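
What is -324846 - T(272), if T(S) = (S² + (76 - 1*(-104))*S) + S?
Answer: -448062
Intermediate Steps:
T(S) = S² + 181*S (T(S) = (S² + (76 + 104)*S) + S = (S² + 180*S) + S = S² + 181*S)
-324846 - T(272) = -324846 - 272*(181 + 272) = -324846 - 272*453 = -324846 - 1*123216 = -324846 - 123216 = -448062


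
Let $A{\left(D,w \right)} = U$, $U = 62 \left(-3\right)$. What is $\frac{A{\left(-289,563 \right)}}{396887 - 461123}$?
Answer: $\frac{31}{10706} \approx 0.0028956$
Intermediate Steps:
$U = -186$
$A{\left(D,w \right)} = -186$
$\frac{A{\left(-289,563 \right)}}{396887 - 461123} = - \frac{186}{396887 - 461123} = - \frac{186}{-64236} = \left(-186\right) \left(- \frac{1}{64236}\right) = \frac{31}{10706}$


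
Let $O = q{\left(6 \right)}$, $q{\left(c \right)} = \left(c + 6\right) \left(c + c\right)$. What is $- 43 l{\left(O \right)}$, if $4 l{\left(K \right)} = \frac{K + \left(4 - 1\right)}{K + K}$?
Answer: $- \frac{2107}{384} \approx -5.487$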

==

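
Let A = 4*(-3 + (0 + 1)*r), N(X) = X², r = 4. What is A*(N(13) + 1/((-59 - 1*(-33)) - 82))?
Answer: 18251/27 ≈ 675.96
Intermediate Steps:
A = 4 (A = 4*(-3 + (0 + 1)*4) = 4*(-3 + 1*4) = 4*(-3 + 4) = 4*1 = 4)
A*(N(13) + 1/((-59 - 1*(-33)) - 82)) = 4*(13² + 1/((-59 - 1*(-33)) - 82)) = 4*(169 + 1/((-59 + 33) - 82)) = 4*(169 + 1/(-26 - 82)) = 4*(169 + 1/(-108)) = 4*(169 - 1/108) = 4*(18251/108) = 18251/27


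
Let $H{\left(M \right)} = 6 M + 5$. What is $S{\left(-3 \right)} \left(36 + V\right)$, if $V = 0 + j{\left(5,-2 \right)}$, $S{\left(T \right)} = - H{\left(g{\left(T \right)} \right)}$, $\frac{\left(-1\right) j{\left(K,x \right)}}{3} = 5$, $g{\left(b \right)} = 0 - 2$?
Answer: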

Task requirements. Reproduce each line above that contains "What".

Written solution.
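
What is -324846 - T(272), if T(S) = (S² + (76 - 1*(-104))*S) + S?
Let $A{\left(D,w \right)} = U$, $U = 62 \left(-3\right)$. What is $\frac{A{\left(-289,563 \right)}}{396887 - 461123}$?
Let $O = q{\left(6 \right)}$, $q{\left(c \right)} = \left(c + 6\right) \left(c + c\right)$. What is $- 43 l{\left(O \right)}$, if $4 l{\left(K \right)} = \frac{K + \left(4 - 1\right)}{K + K}$?
Let A = 4*(-3 + (0 + 1)*r), N(X) = X², r = 4. What is A*(N(13) + 1/((-59 - 1*(-33)) - 82))?
Let $H{\left(M \right)} = 6 M + 5$. What is $S{\left(-3 \right)} \left(36 + V\right)$, if $V = 0 + j{\left(5,-2 \right)}$, $S{\left(T \right)} = - H{\left(g{\left(T \right)} \right)}$, $\frac{\left(-1\right) j{\left(K,x \right)}}{3} = 5$, $g{\left(b \right)} = 0 - 2$?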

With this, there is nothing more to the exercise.